- Directions for this task -
Go through the entries below from the first line and output each one exactly, up to and including the line with "T, U, W, T, W, T, L, U, W, U, T, U, T, L".

[Stored items]
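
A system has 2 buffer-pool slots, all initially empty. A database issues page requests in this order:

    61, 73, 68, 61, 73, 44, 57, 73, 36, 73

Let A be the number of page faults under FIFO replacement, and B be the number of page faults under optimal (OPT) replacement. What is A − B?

2

Under FIFO: F F F F F F F F F . → 9 faults.
Under OPT: F F F . F F F . F . → 7 faults.
A − B = 9 − 7 = 2.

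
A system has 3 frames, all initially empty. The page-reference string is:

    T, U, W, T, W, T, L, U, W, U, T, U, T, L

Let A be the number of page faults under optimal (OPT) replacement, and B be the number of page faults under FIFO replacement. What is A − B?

-1

Under OPT: F F F . . . F . . . F . . . → 5 faults.
Under FIFO: F F F . . . F . . . F F . . → 6 faults.
A − B = 5 − 6 = -1.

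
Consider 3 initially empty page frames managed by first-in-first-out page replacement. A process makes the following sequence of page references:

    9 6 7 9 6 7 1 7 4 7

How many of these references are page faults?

5

9 -> miss, frames (9)
6 -> miss, frames (9 6)
7 -> miss, frames (9 6 7)
9 -> hit
6 -> hit
7 -> hit
1 -> miss, evict 9, frames (6 7 1)
7 -> hit
4 -> miss, evict 6, frames (7 1 4)
7 -> hit
Page faults: 5.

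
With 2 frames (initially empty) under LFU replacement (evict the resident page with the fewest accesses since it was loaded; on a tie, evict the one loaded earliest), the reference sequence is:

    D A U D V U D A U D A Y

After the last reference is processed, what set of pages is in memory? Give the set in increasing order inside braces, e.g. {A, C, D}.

{A, Y}

D: fault, frames [D]
A: fault, frames [D, A]
U: fault, evict D, frames [A, U]
D: fault, evict A, frames [U, D]
V: fault, evict U, frames [D, V]
U: fault, evict D, frames [V, U]
D: fault, evict V, frames [U, D]
A: fault, evict U, frames [D, A]
U: fault, evict D, frames [A, U]
D: fault, evict A, frames [U, D]
A: fault, evict U, frames [D, A]
Y: fault, evict D, frames [A, Y]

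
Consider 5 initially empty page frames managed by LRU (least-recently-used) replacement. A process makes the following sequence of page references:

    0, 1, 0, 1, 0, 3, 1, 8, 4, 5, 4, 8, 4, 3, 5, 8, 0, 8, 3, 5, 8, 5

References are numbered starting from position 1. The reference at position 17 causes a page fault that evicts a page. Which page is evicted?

pos 1: 0: fault, frames {0}
pos 2: 1: fault, frames {0,1}
pos 3: 0: hit
pos 4: 1: hit
pos 5: 0: hit
pos 6: 3: fault, frames {1,0,3}
pos 7: 1: hit
pos 8: 8: fault, frames {0,3,1,8}
pos 9: 4: fault, frames {0,3,1,8,4}
pos 10: 5: fault, evict 0, frames {3,1,8,4,5}
pos 11: 4: hit
pos 12: 8: hit
pos 13: 4: hit
pos 14: 3: hit
pos 15: 5: hit
pos 16: 8: hit
pos 17: 0: fault, evict 1, frames {4,3,5,8,0}
At position 17, page 1 is evicted.

1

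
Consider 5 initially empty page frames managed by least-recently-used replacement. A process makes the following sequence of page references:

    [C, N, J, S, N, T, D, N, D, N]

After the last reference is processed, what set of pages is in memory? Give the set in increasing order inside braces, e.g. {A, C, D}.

C -> fault, frames [C]
N -> fault, frames [C, N]
J -> fault, frames [C, N, J]
S -> fault, frames [C, N, J, S]
N -> hit
T -> fault, frames [C, J, S, N, T]
D -> fault, evict C, frames [J, S, N, T, D]
N -> hit
D -> hit
N -> hit

{D, J, N, S, T}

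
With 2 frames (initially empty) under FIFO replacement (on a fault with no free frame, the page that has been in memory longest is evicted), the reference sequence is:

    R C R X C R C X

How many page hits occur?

R → miss, frames (R)
C → miss, frames (R C)
R → hit
X → miss, evict R, frames (C X)
C → hit
R → miss, evict C, frames (X R)
C → miss, evict X, frames (R C)
X → miss, evict R, frames (C X)
Hits: 2.

2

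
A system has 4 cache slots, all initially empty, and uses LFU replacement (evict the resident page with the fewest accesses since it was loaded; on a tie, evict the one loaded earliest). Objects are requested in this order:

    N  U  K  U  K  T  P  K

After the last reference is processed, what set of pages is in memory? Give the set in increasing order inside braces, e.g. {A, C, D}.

{K, P, T, U}

N → fault, frames (N)
U → fault, frames (N U)
K → fault, frames (N U K)
U → hit
K → hit
T → fault, frames (N U K T)
P → fault, evict N, frames (U K T P)
K → hit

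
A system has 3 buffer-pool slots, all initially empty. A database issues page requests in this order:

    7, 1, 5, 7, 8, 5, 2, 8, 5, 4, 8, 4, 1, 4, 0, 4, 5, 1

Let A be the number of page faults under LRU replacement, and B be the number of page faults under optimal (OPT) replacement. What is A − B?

1

Under LRU: F F F . F . F . . F . . F . F . F F → 10 faults.
Under OPT: F F F . F . F . . F . . F . F . . F → 9 faults.
A − B = 10 − 9 = 1.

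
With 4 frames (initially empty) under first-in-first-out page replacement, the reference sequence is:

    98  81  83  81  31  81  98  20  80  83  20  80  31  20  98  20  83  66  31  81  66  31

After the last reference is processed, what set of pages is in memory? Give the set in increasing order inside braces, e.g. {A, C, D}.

{31, 66, 81, 83}

98 -> fault, frames [98]
81 -> fault, frames [98, 81]
83 -> fault, frames [98, 81, 83]
81 -> hit
31 -> fault, frames [98, 81, 83, 31]
81 -> hit
98 -> hit
20 -> fault, evict 98, frames [81, 83, 31, 20]
80 -> fault, evict 81, frames [83, 31, 20, 80]
83 -> hit
20 -> hit
80 -> hit
31 -> hit
20 -> hit
98 -> fault, evict 83, frames [31, 20, 80, 98]
20 -> hit
83 -> fault, evict 31, frames [20, 80, 98, 83]
66 -> fault, evict 20, frames [80, 98, 83, 66]
31 -> fault, evict 80, frames [98, 83, 66, 31]
81 -> fault, evict 98, frames [83, 66, 31, 81]
66 -> hit
31 -> hit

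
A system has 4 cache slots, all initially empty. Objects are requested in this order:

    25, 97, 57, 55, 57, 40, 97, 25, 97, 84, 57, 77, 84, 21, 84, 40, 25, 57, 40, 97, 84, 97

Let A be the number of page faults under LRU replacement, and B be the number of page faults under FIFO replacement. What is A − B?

-1

Under LRU: F F F F . F . F . F F F . F . F F F . F F . → 15 faults.
Under FIFO: F F F F . F . F F F F F . F . F F F . F F . → 16 faults.
A − B = 15 − 16 = -1.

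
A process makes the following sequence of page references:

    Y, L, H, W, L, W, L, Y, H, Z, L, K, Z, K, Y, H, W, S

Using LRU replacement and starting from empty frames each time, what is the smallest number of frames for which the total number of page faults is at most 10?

4

f=1: 18 faults
f=2: 15 faults
f=3: 13 faults
f=4: 10 faults
f=5: 8 faults
f=6: 7 faults
f=7: 7 faults
Smallest f with faults ≤ 10 is 4.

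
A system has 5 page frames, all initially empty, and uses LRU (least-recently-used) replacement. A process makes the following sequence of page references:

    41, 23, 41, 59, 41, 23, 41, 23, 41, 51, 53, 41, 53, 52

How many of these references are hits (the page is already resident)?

41: fault, frames [41]
23: fault, frames [41, 23]
41: hit
59: fault, frames [23, 41, 59]
41: hit
23: hit
41: hit
23: hit
41: hit
51: fault, frames [59, 23, 41, 51]
53: fault, frames [59, 23, 41, 51, 53]
41: hit
53: hit
52: fault, evict 59, frames [23, 51, 41, 53, 52]
Hits: 8.

8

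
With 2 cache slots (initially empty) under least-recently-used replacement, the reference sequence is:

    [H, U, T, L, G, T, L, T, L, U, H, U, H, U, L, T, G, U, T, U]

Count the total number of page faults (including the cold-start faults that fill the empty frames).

H: miss, frames [H]
U: miss, frames [H, U]
T: miss, evict H, frames [U, T]
L: miss, evict U, frames [T, L]
G: miss, evict T, frames [L, G]
T: miss, evict L, frames [G, T]
L: miss, evict G, frames [T, L]
T: hit
L: hit
U: miss, evict T, frames [L, U]
H: miss, evict L, frames [U, H]
U: hit
H: hit
U: hit
L: miss, evict H, frames [U, L]
T: miss, evict U, frames [L, T]
G: miss, evict L, frames [T, G]
U: miss, evict T, frames [G, U]
T: miss, evict G, frames [U, T]
U: hit
Page faults: 14.

14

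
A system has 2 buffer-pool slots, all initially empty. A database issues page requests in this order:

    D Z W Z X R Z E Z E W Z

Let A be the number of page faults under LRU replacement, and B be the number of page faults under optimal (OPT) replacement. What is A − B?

Under LRU: F F F . F F F F . . F F → 9 faults.
Under OPT: F F F . F F . F . . F . → 7 faults.
A − B = 9 − 7 = 2.

2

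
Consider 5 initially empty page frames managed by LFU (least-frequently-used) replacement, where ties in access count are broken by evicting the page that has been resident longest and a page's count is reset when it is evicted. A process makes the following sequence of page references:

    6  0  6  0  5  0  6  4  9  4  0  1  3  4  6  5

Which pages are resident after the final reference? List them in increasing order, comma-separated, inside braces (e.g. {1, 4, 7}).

{0, 3, 4, 5, 6}

6 → fault, frames {6}
0 → fault, frames {6,0}
6 → hit
0 → hit
5 → fault, frames {6,0,5}
0 → hit
6 → hit
4 → fault, frames {6,0,5,4}
9 → fault, frames {6,0,5,4,9}
4 → hit
0 → hit
1 → fault, evict 5, frames {6,0,4,9,1}
3 → fault, evict 9, frames {6,0,4,1,3}
4 → hit
6 → hit
5 → fault, evict 1, frames {6,0,4,3,5}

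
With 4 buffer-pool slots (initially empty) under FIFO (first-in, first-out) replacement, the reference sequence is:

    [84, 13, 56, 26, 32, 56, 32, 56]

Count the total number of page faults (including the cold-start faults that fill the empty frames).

5

84 → miss, frames {84}
13 → miss, frames {84,13}
56 → miss, frames {84,13,56}
26 → miss, frames {84,13,56,26}
32 → miss, evict 84, frames {13,56,26,32}
56 → hit
32 → hit
56 → hit
Page faults: 5.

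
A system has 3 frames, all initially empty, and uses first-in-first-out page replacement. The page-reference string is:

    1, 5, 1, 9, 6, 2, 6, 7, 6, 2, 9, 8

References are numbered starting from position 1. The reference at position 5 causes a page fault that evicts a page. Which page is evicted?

pos 1: 1 → miss, frames (1)
pos 2: 5 → miss, frames (1 5)
pos 3: 1 → hit
pos 4: 9 → miss, frames (1 5 9)
pos 5: 6 → miss, evict 1, frames (5 9 6)
At position 5, page 1 is evicted.

1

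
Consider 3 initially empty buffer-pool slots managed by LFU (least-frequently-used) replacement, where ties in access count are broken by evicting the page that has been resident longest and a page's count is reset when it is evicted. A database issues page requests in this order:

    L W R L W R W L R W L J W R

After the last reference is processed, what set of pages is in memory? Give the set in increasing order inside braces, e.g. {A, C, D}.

L: miss, frames (L)
W: miss, frames (L W)
R: miss, frames (L W R)
L: hit
W: hit
R: hit
W: hit
L: hit
R: hit
W: hit
L: hit
J: miss, evict R, frames (L W J)
W: hit
R: miss, evict J, frames (L W R)

{L, R, W}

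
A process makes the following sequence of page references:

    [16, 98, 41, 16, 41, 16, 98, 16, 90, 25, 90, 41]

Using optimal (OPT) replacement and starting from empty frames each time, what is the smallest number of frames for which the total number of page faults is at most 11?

2

f=1: 12 faults
f=2: 7 faults
f=3: 5 faults
f=4: 5 faults
f=5: 5 faults
Smallest f with faults ≤ 11 is 2.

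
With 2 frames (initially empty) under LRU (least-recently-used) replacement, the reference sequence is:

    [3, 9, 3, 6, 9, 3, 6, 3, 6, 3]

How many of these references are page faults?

3 → fault, frames [3]
9 → fault, frames [3, 9]
3 → hit
6 → fault, evict 9, frames [3, 6]
9 → fault, evict 3, frames [6, 9]
3 → fault, evict 6, frames [9, 3]
6 → fault, evict 9, frames [3, 6]
3 → hit
6 → hit
3 → hit
Page faults: 6.

6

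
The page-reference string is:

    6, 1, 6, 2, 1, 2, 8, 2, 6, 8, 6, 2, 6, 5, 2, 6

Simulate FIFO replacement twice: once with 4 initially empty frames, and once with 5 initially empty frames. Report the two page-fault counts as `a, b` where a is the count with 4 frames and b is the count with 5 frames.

6, 5

4 frames: F F . F . . F . . . . . . F . F → 6 faults.
5 frames: F F . F . . F . . . . . . F . . → 5 faults.
5 < 6: adding a frame reduced faults, as is typical.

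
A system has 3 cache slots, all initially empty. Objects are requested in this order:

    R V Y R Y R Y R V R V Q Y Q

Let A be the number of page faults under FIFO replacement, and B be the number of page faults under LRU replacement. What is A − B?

Under FIFO: F F F . . . . . . . . F . . → 4 faults.
Under LRU: F F F . . . . . . . . F F . → 5 faults.
A − B = 4 − 5 = -1.

-1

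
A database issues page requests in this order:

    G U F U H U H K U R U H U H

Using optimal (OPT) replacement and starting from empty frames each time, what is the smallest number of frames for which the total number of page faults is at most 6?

f=1: 14 faults
f=2: 7 faults
f=3: 6 faults
f=4: 6 faults
f=5: 6 faults
f=6: 6 faults
Smallest f with faults ≤ 6 is 3.

3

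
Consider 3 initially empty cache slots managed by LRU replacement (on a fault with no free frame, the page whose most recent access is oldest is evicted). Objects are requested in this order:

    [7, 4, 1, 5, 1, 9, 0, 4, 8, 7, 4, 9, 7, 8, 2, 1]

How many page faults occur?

7 -> fault, frames (7)
4 -> fault, frames (7 4)
1 -> fault, frames (7 4 1)
5 -> fault, evict 7, frames (4 1 5)
1 -> hit
9 -> fault, evict 4, frames (5 1 9)
0 -> fault, evict 5, frames (1 9 0)
4 -> fault, evict 1, frames (9 0 4)
8 -> fault, evict 9, frames (0 4 8)
7 -> fault, evict 0, frames (4 8 7)
4 -> hit
9 -> fault, evict 8, frames (7 4 9)
7 -> hit
8 -> fault, evict 4, frames (9 7 8)
2 -> fault, evict 9, frames (7 8 2)
1 -> fault, evict 7, frames (8 2 1)
Page faults: 13.

13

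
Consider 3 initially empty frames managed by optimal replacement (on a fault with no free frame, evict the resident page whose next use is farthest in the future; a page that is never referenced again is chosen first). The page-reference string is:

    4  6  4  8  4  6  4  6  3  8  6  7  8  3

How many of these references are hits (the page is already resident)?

4 -> fault, frames {4}
6 -> fault, frames {4,6}
4 -> hit
8 -> fault, frames {4,6,8}
4 -> hit
6 -> hit
4 -> hit
6 -> hit
3 -> fault, evict 4, frames {6,8,3}
8 -> hit
6 -> hit
7 -> fault, evict 6, frames {8,3,7}
8 -> hit
3 -> hit
Hits: 9.

9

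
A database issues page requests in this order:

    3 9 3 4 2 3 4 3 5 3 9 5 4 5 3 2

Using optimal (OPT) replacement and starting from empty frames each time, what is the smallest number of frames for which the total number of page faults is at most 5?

f=1: 16 faults
f=2: 10 faults
f=3: 8 faults
f=4: 6 faults
f=5: 5 faults
Smallest f with faults ≤ 5 is 5.

5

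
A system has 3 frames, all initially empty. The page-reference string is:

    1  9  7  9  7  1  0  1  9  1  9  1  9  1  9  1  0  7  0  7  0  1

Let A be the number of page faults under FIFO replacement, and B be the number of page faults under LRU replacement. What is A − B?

Under FIFO: F F F . . . F F F . . . . . . . . F F . . F → 9 faults.
Under LRU: F F F . . . F . F . . . . . . . . F . . . . → 6 faults.
A − B = 9 − 6 = 3.

3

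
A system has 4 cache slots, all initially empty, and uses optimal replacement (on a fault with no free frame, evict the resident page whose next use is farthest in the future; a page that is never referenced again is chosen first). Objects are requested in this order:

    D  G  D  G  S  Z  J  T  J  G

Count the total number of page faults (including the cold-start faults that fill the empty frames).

6

D: fault, frames (D)
G: fault, frames (D G)
D: hit
G: hit
S: fault, frames (D G S)
Z: fault, frames (D G S Z)
J: fault, evict Z, frames (D G S J)
T: fault, evict S, frames (D G J T)
J: hit
G: hit
Page faults: 6.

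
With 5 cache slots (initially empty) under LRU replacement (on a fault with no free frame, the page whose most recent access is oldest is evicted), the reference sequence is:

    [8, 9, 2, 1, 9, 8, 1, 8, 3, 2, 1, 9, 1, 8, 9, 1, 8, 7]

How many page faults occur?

8: fault, frames [8]
9: fault, frames [8, 9]
2: fault, frames [8, 9, 2]
1: fault, frames [8, 9, 2, 1]
9: hit
8: hit
1: hit
8: hit
3: fault, frames [2, 9, 1, 8, 3]
2: hit
1: hit
9: hit
1: hit
8: hit
9: hit
1: hit
8: hit
7: fault, evict 3, frames [2, 9, 1, 8, 7]
Page faults: 6.

6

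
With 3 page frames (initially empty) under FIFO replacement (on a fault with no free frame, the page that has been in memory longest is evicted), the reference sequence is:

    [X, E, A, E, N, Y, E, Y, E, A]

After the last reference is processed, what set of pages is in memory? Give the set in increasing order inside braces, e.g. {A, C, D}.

{A, E, Y}

X -> miss, frames [X]
E -> miss, frames [X, E]
A -> miss, frames [X, E, A]
E -> hit
N -> miss, evict X, frames [E, A, N]
Y -> miss, evict E, frames [A, N, Y]
E -> miss, evict A, frames [N, Y, E]
Y -> hit
E -> hit
A -> miss, evict N, frames [Y, E, A]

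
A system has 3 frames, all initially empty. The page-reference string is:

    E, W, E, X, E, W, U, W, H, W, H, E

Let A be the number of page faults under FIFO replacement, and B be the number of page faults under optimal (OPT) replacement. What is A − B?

Under FIFO: F F . F . . F . F F . F → 7 faults.
Under OPT: F F . F . . F . F . . . → 5 faults.
A − B = 7 − 5 = 2.

2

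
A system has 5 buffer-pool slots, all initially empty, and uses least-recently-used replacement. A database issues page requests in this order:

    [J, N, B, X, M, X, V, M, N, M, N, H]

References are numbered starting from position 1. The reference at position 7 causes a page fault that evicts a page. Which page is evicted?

J

pos 1: J: miss, frames (J)
pos 2: N: miss, frames (J N)
pos 3: B: miss, frames (J N B)
pos 4: X: miss, frames (J N B X)
pos 5: M: miss, frames (J N B X M)
pos 6: X: hit
pos 7: V: miss, evict J, frames (N B M X V)
At position 7, page J is evicted.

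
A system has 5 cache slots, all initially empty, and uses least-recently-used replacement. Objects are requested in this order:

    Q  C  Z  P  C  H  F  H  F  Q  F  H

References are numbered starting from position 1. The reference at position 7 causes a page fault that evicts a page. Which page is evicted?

pos 1: Q → fault, frames [Q]
pos 2: C → fault, frames [Q, C]
pos 3: Z → fault, frames [Q, C, Z]
pos 4: P → fault, frames [Q, C, Z, P]
pos 5: C → hit
pos 6: H → fault, frames [Q, Z, P, C, H]
pos 7: F → fault, evict Q, frames [Z, P, C, H, F]
At position 7, page Q is evicted.

Q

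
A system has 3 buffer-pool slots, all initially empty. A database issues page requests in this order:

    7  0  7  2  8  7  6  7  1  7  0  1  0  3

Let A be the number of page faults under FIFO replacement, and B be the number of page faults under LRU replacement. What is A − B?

1

Under FIFO: F F . F F F F . F . F . . F → 9 faults.
Under LRU: F F . F F . F . F . F . . F → 8 faults.
A − B = 9 − 8 = 1.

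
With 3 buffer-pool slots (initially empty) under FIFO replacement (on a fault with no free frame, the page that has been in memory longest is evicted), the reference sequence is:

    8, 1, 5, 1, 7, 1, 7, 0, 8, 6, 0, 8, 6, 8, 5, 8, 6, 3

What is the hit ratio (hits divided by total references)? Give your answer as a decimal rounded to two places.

0.50

8 -> fault, frames {8}
1 -> fault, frames {8,1}
5 -> fault, frames {8,1,5}
1 -> hit
7 -> fault, evict 8, frames {1,5,7}
1 -> hit
7 -> hit
0 -> fault, evict 1, frames {5,7,0}
8 -> fault, evict 5, frames {7,0,8}
6 -> fault, evict 7, frames {0,8,6}
0 -> hit
8 -> hit
6 -> hit
8 -> hit
5 -> fault, evict 0, frames {8,6,5}
8 -> hit
6 -> hit
3 -> fault, evict 8, frames {6,5,3}
Hits: 9 of 18 references → 9/18 = 0.5000.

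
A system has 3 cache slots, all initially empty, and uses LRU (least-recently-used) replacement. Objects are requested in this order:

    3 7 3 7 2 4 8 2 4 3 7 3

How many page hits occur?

5

3 -> fault, frames (3)
7 -> fault, frames (3 7)
3 -> hit
7 -> hit
2 -> fault, frames (3 7 2)
4 -> fault, evict 3, frames (7 2 4)
8 -> fault, evict 7, frames (2 4 8)
2 -> hit
4 -> hit
3 -> fault, evict 8, frames (2 4 3)
7 -> fault, evict 2, frames (4 3 7)
3 -> hit
Hits: 5.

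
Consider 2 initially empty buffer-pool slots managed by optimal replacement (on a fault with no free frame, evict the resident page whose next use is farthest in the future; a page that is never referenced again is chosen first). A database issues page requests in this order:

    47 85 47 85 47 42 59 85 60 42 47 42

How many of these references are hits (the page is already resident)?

47 -> miss, frames {47}
85 -> miss, frames {47,85}
47 -> hit
85 -> hit
47 -> hit
42 -> miss, evict 47, frames {85,42}
59 -> miss, evict 42, frames {85,59}
85 -> hit
60 -> miss, evict 59, frames {85,60}
42 -> miss, evict 60, frames {85,42}
47 -> miss, evict 85, frames {42,47}
42 -> hit
Hits: 5.

5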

- The completed task -
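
A system has 2 buffer-pool slots, all initially empty. A database issues page requests in this order:

    61, 73, 68, 61, 73, 44, 57, 73, 36, 73

Let A be the number of page faults under FIFO replacement, and B be the number of page faults under optimal (OPT) replacement. What is A − B?

2

Under FIFO: F F F F F F F F F . → 9 faults.
Under OPT: F F F . F F F . F . → 7 faults.
A − B = 9 − 7 = 2.

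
A system has 3 frames, all initially empty. The page-reference string is:

    T, U, W, T, W, T, L, U, W, U, T, U, T, L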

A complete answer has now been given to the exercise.